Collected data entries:
_ _ _

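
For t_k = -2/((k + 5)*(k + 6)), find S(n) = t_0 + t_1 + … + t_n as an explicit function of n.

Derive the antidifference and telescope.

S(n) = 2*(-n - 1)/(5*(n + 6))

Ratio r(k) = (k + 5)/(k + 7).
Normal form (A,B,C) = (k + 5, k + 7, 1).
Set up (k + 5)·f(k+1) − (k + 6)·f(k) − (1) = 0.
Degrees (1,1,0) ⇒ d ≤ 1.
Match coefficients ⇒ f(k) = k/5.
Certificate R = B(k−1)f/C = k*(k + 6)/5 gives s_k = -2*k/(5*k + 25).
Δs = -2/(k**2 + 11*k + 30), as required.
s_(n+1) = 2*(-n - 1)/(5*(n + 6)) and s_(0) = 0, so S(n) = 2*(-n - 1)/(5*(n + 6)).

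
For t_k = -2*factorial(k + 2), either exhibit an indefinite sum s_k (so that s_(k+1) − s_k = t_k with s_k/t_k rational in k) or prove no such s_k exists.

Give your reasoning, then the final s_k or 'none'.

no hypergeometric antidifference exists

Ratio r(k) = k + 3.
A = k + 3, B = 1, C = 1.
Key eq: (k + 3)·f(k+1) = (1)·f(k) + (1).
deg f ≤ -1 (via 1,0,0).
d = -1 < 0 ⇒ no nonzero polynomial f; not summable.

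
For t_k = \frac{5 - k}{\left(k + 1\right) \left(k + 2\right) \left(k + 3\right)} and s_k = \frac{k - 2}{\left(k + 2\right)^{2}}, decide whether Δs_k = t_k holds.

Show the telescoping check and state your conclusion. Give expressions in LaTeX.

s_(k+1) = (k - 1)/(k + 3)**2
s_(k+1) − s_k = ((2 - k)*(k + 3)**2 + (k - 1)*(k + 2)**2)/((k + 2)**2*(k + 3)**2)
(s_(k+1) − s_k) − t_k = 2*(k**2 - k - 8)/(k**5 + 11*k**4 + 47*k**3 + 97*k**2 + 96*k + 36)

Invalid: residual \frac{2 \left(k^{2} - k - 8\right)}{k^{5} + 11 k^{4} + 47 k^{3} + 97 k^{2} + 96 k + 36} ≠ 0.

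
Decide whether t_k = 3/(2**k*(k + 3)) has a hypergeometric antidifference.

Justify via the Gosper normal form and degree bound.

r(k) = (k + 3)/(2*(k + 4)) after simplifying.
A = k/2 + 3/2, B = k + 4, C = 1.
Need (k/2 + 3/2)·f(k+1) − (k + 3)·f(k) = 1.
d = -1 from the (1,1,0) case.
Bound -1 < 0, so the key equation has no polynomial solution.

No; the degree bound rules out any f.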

_ _ _

→ What this task involves: Nothing in the records may change; write them out again in full.

→ Solution to this task:
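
For t_k = -2/((k + 5)*(k + 6)), find S(n) = t_0 + t_1 + … + t_n as an explicit function of n.

Derive the antidifference and telescope.

S(n) = 2*(-n - 1)/(5*(n + 6))

Ratio r(k) = (k + 5)/(k + 7).
Normal form (A,B,C) = (k + 5, k + 7, 1).
Set up (k + 5)·f(k+1) − (k + 6)·f(k) − (1) = 0.
Degrees (1,1,0) ⇒ d ≤ 1.
Match coefficients ⇒ f(k) = k/5.
Certificate R = B(k−1)f/C = k*(k + 6)/5 gives s_k = -2*k/(5*k + 25).
Δs = -2/(k**2 + 11*k + 30), as required.
s_(n+1) = 2*(-n - 1)/(5*(n + 6)) and s_(0) = 0, so S(n) = 2*(-n - 1)/(5*(n + 6)).

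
For t_k = -2*factorial(k + 2), either exhibit an indefinite sum s_k (so that s_(k+1) − s_k = t_k with s_k/t_k rational in k) or prove no such s_k exists.

Give your reasoning, then the final s_k or 'none'.

no hypergeometric antidifference exists

Ratio r(k) = k + 3.
A = k + 3, B = 1, C = 1.
Key eq: (k + 3)·f(k+1) = (1)·f(k) + (1).
deg f ≤ -1 (via 1,0,0).
d = -1 < 0 ⇒ no nonzero polynomial f; not summable.

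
For t_k = \frac{5 - k}{\left(k + 1\right) \left(k + 2\right) \left(k + 3\right)} and s_k = \frac{k - 2}{\left(k + 2\right)^{2}}, decide whether Δs_k = t_k holds.

Show the telescoping check and state your conclusion. Give expressions in LaTeX.

s_(k+1) = (k - 1)/(k + 3)**2
s_(k+1) − s_k = ((2 - k)*(k + 3)**2 + (k - 1)*(k + 2)**2)/((k + 2)**2*(k + 3)**2)
(s_(k+1) − s_k) − t_k = 2*(k**2 - k - 8)/(k**5 + 11*k**4 + 47*k**3 + 97*k**2 + 96*k + 36)

Invalid: residual \frac{2 \left(k^{2} - k - 8\right)}{k^{5} + 11 k^{4} + 47 k^{3} + 97 k^{2} + 96 k + 36} ≠ 0.

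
Decide whether t_k = 3/(2**k*(k + 3)) has a hypergeometric antidifference.

Justify via the Gosper normal form and degree bound.

r(k) = (k + 3)/(2*(k + 4)) after simplifying.
A = k/2 + 3/2, B = k + 4, C = 1.
Need (k/2 + 3/2)·f(k+1) − (k + 3)·f(k) = 1.
d = -1 from the (1,1,0) case.
Bound -1 < 0, so the key equation has no polynomial solution.

No; the degree bound rules out any f.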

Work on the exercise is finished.